[Provided records — start]

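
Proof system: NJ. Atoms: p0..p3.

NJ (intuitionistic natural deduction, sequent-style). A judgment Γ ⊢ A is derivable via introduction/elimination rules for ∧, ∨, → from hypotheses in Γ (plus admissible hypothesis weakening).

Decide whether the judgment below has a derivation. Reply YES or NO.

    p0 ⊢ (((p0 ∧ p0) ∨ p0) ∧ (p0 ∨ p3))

Derivation trace:
[∧I] p0 ⊢ (((p0 ∧ p0) ∨ p0) ∧ (p0 ∨ p3))
  [∨I₁] p0 ⊢ ((p0 ∧ p0) ∨ p0)
    [∧I] p0 ⊢ (p0 ∧ p0)
      [Ax] p0 ⊢ p0
      [Ax] p0 ⊢ p0
  [∨I₁] p0 ⊢ (p0 ∨ p3)
    [Ax] p0 ⊢ p0

Result: YES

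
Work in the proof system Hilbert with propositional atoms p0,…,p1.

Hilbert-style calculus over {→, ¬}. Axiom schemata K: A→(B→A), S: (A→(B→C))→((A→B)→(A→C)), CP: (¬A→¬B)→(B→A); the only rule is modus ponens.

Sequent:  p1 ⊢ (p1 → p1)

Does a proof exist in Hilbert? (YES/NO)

Derivation (root first):
[MP] p1 ⊢ (p1 → p1)
  [K]  ⊢ (p1 → (p1 → p1))
  [MP] p1 ⊢ p1
    [MP] p1 ⊢ (p1 → p1)
      [K]  ⊢ (p1 → (p1 → p1))
      [Hyp] p1 ⊢ p1
    [Hyp] p1 ⊢ p1

Result: YES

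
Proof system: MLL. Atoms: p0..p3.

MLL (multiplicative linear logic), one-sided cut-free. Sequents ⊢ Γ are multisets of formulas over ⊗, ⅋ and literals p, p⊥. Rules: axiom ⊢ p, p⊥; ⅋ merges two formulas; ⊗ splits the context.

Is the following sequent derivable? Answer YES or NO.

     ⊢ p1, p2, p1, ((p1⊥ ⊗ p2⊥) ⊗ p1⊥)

Proof tree:
[⊗]  ⊢ p1, p2, p1, ((p1⊥ ⊗ p2⊥) ⊗ p1⊥)
  [⊗]  ⊢ p1, p2, (p1⊥ ⊗ p2⊥)
    [Ax]  ⊢ p1, p1⊥
    [Ax]  ⊢ p2, p2⊥
  [Ax]  ⊢ p1, p1⊥

Result: YES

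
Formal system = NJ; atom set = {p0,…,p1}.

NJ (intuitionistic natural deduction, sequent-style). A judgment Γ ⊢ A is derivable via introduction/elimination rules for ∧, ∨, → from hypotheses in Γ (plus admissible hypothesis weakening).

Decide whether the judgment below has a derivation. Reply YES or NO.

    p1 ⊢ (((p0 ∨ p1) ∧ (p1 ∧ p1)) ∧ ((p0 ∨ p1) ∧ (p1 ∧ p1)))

Derivation (root first):
[∧I] p1 ⊢ (((p0 ∨ p1) ∧ (p1 ∧ p1)) ∧ ((p0 ∨ p1) ∧ (p1 ∧ p1)))
  [∧I] p1 ⊢ ((p0 ∨ p1) ∧ (p1 ∧ p1))
    [∨I₂] p1 ⊢ (p0 ∨ p1)
      [Ax] p1 ⊢ p1
    [∧I] p1 ⊢ (p1 ∧ p1)
      [Ax] p1 ⊢ p1
      [Wk] p1, p1 ⊢ p1
        [Ax] p1 ⊢ p1
  [∧I] p1 ⊢ ((p0 ∨ p1) ∧ (p1 ∧ p1))
    [∨I₂] p1 ⊢ (p0 ∨ p1)
      [Ax] p1 ⊢ p1
    [∧I] p1 ⊢ (p1 ∧ p1)
      [Ax] p1 ⊢ p1
      [Wk] p1, p1 ⊢ p1
        [Ax] p1 ⊢ p1

Result: YES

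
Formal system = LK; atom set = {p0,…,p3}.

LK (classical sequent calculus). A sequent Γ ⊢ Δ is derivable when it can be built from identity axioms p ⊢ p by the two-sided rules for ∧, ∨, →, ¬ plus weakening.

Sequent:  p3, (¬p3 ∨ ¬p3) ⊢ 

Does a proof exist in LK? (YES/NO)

Proof tree:
[∨L] p3, (¬p3 ∨ ¬p3) ⊢ 
  [¬L] p3, ¬p3 ⊢ 
    [Ax] p3 ⊢ p3
  [¬L] p3, ¬p3 ⊢ 
    [Ax] p3 ⊢ p3

Result: YES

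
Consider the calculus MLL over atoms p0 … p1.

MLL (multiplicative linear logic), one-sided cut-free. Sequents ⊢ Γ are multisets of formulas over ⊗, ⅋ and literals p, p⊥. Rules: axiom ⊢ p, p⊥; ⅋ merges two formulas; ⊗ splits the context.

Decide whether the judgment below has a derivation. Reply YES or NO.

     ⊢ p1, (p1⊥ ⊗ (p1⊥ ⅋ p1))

Derivation (root first):
[⊗]  ⊢ p1, (p1⊥ ⊗ (p1⊥ ⅋ p1))
  [Ax]  ⊢ p1, p1⊥
  [⅋]  ⊢ (p1⊥ ⅋ p1)
    [Ax]  ⊢ p1, p1⊥

Result: YES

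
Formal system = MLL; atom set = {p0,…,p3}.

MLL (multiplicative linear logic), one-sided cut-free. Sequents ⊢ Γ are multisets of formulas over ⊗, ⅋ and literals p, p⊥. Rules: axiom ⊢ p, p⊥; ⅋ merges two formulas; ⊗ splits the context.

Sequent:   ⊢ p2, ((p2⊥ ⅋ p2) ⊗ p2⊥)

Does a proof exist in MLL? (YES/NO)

Derivation trace:
[⊗]  ⊢ p2, ((p2⊥ ⅋ p2) ⊗ p2⊥)
  [⅋]  ⊢ (p2⊥ ⅋ p2)
    [Ax]  ⊢ p2, p2⊥
  [Ax]  ⊢ p2, p2⊥

Result: YES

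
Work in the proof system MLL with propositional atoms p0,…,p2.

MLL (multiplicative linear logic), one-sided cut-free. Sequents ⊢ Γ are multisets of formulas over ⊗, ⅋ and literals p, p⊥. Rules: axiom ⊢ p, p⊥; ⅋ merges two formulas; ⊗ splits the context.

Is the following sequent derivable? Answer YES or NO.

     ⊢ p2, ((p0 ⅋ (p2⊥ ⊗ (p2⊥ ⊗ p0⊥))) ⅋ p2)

Derivation (root first):
[⅋]  ⊢ p2, ((p0 ⅋ (p2⊥ ⊗ (p2⊥ ⊗ p0⊥))) ⅋ p2)
  [⅋]  ⊢ p2, p2, (p0 ⅋ (p2⊥ ⊗ (p2⊥ ⊗ p0⊥)))
    [⊗]  ⊢ p2, p2, p0, (p2⊥ ⊗ (p2⊥ ⊗ p0⊥))
      [Ax]  ⊢ p2, p2⊥
      [⊗]  ⊢ p2, p0, (p2⊥ ⊗ p0⊥)
        [Ax]  ⊢ p2, p2⊥
        [Ax]  ⊢ p0, p0⊥

Result: YES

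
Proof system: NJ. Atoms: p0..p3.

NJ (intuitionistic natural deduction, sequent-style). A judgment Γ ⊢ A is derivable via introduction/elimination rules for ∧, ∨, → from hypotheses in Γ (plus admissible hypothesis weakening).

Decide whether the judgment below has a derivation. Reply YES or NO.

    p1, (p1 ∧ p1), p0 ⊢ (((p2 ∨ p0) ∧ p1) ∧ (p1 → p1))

Proof tree:
[∧I] p1, (p1 ∧ p1), p0 ⊢ (((p2 ∨ p0) ∧ p1) ∧ (p1 → p1))
  [Wk] p1, p0, (p1 ∧ p1) ⊢ ((p2 ∨ p0) ∧ p1)
    [∧I] p1, p0 ⊢ ((p2 ∨ p0) ∧ p1)
      [∨I₂] p0 ⊢ (p2 ∨ p0)
        [Ax] p0 ⊢ p0
      [Ax] p1 ⊢ p1
  [→I]  ⊢ (p1 → p1)
    [Ax] p1 ⊢ p1

Result: YES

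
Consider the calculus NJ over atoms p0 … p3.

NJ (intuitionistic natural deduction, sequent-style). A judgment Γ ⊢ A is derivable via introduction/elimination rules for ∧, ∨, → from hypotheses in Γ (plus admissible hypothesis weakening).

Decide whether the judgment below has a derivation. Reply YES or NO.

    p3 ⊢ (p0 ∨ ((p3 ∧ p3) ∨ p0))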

[Provided records — finish]

**What you need to do**
Go through the lines of the material, counting those with the word "Formal"; afterward give only the total.

**Your solution**
3